What is needed
In the records below, locate the line containing "In a signal attenuator, R_s", then extract it and all following lines exactly, ending with the last line.

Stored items
• • •

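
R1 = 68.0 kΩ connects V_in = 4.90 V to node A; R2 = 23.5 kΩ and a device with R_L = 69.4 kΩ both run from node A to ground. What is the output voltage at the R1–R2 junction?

The load sits in parallel with R2, giving an effective lower resistance R2' = R2·R_L/(R2+R_L) = 17.56 kΩ.
Now apply the divider: V_out = 4.90 × 0.2052 = 1.005 V.
(Unloaded it would be 1.26 V; the load pulls it down.)

V_out ≈ 1.01 V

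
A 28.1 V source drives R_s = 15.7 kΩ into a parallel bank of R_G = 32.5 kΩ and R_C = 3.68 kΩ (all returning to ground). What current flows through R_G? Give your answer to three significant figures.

I ≈ 0.150 mA

Combine the parallel branches: R_p = (1/32.5 + 1/3.68)⁻¹ = 3.306 kΩ.
V_A = 28.1 × 3.306/19.01 = 4.887 V.
Branch current I = V_A/R_G = 4.887/32.5 = 0.1504 mA.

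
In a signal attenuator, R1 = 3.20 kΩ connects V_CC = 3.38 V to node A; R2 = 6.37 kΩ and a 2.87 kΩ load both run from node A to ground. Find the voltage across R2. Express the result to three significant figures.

V_out ≈ 1.29 V

R2 ‖ R_L = (6.37 × 2.87)/(6.37 + 2.87) = 1.979 kΩ.
Then V_out = V_CC · R2'/(R1 + R2') = 3.38 × 1.979/5.179 = 1.291 V.
(Unloaded it would be 2.25 V; the load pulls it down.)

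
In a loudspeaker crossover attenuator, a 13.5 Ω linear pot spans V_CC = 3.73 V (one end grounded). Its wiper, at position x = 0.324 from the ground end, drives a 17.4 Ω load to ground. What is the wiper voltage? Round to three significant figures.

V_out ≈ 1.03 V

Lower segment x·R_p = 4.374 Ω; upper segment (1−x)·R_p = 9.126 Ω.
R_L loads the lower segment: effective lower R = 3.495 Ω.
Loaded-divider output: V_out = 3.73 × 0.2769 = 1.033 V.
(Unloaded: V_out = x·V_CC = 1.21 V.)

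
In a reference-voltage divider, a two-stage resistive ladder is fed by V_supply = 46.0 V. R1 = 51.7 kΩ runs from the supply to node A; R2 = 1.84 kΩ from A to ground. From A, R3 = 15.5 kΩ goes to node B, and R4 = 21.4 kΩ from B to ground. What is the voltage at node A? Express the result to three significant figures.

Looking into the second stage from A: R3 + R4 = 36.90 kΩ appears in parallel with R2.
R2 ‖ (R3+R4) = 1.753 kΩ.
So V_A = 46.0 × 0.03279 = 1.508 V.

V_A ≈ 1.51 V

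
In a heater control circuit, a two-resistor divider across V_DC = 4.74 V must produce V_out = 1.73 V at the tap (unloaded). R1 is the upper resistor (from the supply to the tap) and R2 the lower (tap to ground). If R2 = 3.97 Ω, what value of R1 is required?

Required fraction k = V_out/V_DC = 0.3650.
So R1 = R2 · (V_DC/V_out − 1) = 3.97 × (4.74/1.73 − 1) = 3.97 × 1.740 = 6.907 Ω.

R1 ≈ 6.91 Ω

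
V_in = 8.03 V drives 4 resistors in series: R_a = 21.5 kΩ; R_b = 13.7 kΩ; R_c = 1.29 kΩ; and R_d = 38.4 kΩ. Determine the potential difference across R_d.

V ≈ 4.12 V

Series total: ΣR = 21.5 + 13.7 + 1.29 + 38.4 = 74.89 kΩ.
By the voltage-divider rule, V = 8.03 × 38.40/74.89 = 4.117 V.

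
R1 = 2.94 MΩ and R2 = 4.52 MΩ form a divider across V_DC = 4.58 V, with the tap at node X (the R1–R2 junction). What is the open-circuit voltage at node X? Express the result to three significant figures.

V_th ≈ 2.78 V

Open-circuit (no load on X): V_th = V_DC · R2/(R1 + R2) = 4.58 × 4.52/(2.940 + 4.52) = 2.775 V.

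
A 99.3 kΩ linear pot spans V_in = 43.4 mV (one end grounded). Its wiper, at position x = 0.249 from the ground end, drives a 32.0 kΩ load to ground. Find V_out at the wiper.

Split the track: R_lower = x·R_p = 24.73 kΩ, R_upper = (1−x)·R_p = 74.57 kΩ.
R_L loads the lower segment: effective lower R = 13.95 kΩ.
Then V_out = V_in · 13.95/(74.57 + 13.95) = 6.838 mV.
(Unloaded: V_out = x·V_in = 10.8 mV.)

V_out ≈ 6.84 mV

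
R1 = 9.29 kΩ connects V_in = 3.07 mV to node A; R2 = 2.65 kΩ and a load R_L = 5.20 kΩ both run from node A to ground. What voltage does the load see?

The load sits in parallel with R2, giving an effective lower resistance R2' = R2·R_L/(R2+R_L) = 1.755 kΩ.
Now apply the divider: V_out = 3.07 × 0.1589 = 0.4879 mV.
(Unloaded it would be 0.681 mV; the load pulls it down.)

V_out ≈ 0.488 mV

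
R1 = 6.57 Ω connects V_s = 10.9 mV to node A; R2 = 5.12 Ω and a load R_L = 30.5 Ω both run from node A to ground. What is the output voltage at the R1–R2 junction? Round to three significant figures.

V_out ≈ 4.36 mV

R2 ‖ R_L = (5.12 × 30.5)/(5.12 + 30.5) = 4.384 Ω.
Now apply the divider: V_out = 10.9 × 0.4002 = 4.362 mV.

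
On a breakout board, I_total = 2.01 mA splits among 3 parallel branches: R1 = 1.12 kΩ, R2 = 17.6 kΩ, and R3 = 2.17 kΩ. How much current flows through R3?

I ≈ 0.657 mA

ΣG = 1/1.12 + 1/17.6 + 1/2.17 = 1.411.
Current divider: I(R3) = I_total · G_k/ΣG = 2.01 × (0.4608/1.411) = 2.01 × 0.3267 = 0.6567 mA.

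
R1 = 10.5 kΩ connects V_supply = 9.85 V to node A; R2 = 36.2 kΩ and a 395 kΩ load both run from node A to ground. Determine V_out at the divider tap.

V_out ≈ 7.48 V

First combine the lower leg with the load: R2 ‖ R_L = 33.16 kΩ.
Voltage divider with the loaded lower leg: V_out = 9.85 × 33.16/(10.5 + 33.16) = 9.85 × 0.7595 = 7.481 V.
(Unloaded it would be 7.64 V; the load pulls it down.)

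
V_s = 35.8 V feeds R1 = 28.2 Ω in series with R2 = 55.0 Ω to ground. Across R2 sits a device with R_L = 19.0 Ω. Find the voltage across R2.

V_out ≈ 11.9 V

The load sits in parallel with R2, giving an effective lower resistance R2' = R2·R_L/(R2+R_L) = 14.12 Ω.
Now apply the divider: V_out = 35.8 × 0.3337 = 11.95 V.
(Unloaded it would be 23.7 V; the load pulls it down.)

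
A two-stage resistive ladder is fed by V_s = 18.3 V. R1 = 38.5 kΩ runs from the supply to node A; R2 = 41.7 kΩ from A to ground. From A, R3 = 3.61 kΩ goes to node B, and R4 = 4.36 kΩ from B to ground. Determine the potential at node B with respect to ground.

V_B ≈ 1.48 V

Looking into the second stage from A: R3 + R4 = 7.970 kΩ appears in parallel with R2.
R2 ‖ (R3+R4) = 6.691 kΩ.
V_A = 18.3 × 6.691/(38.5 + 6.691) = 2.710 V.
V_B = V_A × 0.5471 = 1.482 V.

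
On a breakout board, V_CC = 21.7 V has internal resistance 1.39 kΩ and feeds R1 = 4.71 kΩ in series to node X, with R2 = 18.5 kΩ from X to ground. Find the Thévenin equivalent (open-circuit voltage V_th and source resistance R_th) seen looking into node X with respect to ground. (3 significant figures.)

V_th ≈ 16.3 V, R_th ≈ 4.59 kΩ

R1' = 1.39 + 4.71 = 6.100 kΩ (source resistance + R1).
With X open, the divider is unloaded: V_th = 21.7 × 18.5/24.60 = 16.32 V.
Zeroing V_CC shorts the top of R1' to ground, so R_th = R1' ‖ R2 = 4.587 kΩ.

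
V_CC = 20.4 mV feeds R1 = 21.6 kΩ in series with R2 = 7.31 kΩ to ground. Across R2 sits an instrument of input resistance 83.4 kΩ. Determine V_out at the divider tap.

V_out ≈ 4.84 mV

First combine the lower leg with the load: R2 ‖ R_L = 6.721 kΩ.
Then V_out = V_CC · R2'/(R1 + R2') = 20.4 × 6.721/28.32 = 4.841 mV.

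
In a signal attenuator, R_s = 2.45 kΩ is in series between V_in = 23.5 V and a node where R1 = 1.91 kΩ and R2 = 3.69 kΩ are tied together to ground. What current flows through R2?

Combine the parallel branches: R_p = (1/1.91 + 1/3.69)⁻¹ = 1.259 kΩ.
V_A by voltage divider: V_A = 23.5 × 1.259/(2.45 + 1.259) = 7.975 V.
I(R2) = V_A / R2 = 7.975/3.69 = 2.161 mA.

I ≈ 2.16 mA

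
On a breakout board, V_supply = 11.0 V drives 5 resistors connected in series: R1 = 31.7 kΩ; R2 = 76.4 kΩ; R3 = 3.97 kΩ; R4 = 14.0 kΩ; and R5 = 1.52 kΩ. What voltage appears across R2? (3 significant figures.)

V ≈ 6.59 V

ΣR = 31.7 + 76.4 + 3.97 + 14.0 + 1.52 = 127.6 kΩ.
Voltage divider: V = V_supply · (76.40 / 127.6) = 11.0 × 0.5988 = 6.587 V.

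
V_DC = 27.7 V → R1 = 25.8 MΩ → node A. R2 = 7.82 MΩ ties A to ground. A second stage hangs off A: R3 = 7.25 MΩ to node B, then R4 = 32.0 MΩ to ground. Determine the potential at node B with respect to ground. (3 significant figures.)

Looking into the second stage from A: R3 + R4 = 39.25 MΩ appears in parallel with R2.
Effective lower resistance at A: R2 ‖ 39.25 = 6.521 MΩ.
So V_A = 27.7 × 0.2018 = 5.589 V.
Stage 2 is unloaded, so V_B = V_A · R4/(R3+R4) = 5.589 × 32.0/39.25 = 4.556 V.

V_B ≈ 4.56 V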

• • •

The completed task
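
In a signal attenuator, R_s = 2.45 kΩ is in series between V_in = 23.5 V and a node where R1 = 1.91 kΩ and R2 = 3.69 kΩ are tied together to ground. What current flows through R2?

Combine the parallel branches: R_p = (1/1.91 + 1/3.69)⁻¹ = 1.259 kΩ.
V_A by voltage divider: V_A = 23.5 × 1.259/(2.45 + 1.259) = 7.975 V.
I(R2) = V_A / R2 = 7.975/3.69 = 2.161 mA.

I ≈ 2.16 mA

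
On a breakout board, V_supply = 11.0 V drives 5 resistors connected in series: R1 = 31.7 kΩ; R2 = 76.4 kΩ; R3 = 3.97 kΩ; R4 = 14.0 kΩ; and R5 = 1.52 kΩ. What voltage appears across R2? (3 significant figures.)

V ≈ 6.59 V

ΣR = 31.7 + 76.4 + 3.97 + 14.0 + 1.52 = 127.6 kΩ.
Voltage divider: V = V_supply · (76.40 / 127.6) = 11.0 × 0.5988 = 6.587 V.

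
V_DC = 27.7 V → R1 = 25.8 MΩ → node A. R2 = 7.82 MΩ ties A to ground. A second stage hangs off A: R3 = 7.25 MΩ to node B, then R4 = 32.0 MΩ to ground. Determine the potential at node B with respect to ground. (3 significant figures.)

Looking into the second stage from A: R3 + R4 = 39.25 MΩ appears in parallel with R2.
Effective lower resistance at A: R2 ‖ 39.25 = 6.521 MΩ.
So V_A = 27.7 × 0.2018 = 5.589 V.
Stage 2 is unloaded, so V_B = V_A · R4/(R3+R4) = 5.589 × 32.0/39.25 = 4.556 V.

V_B ≈ 4.56 V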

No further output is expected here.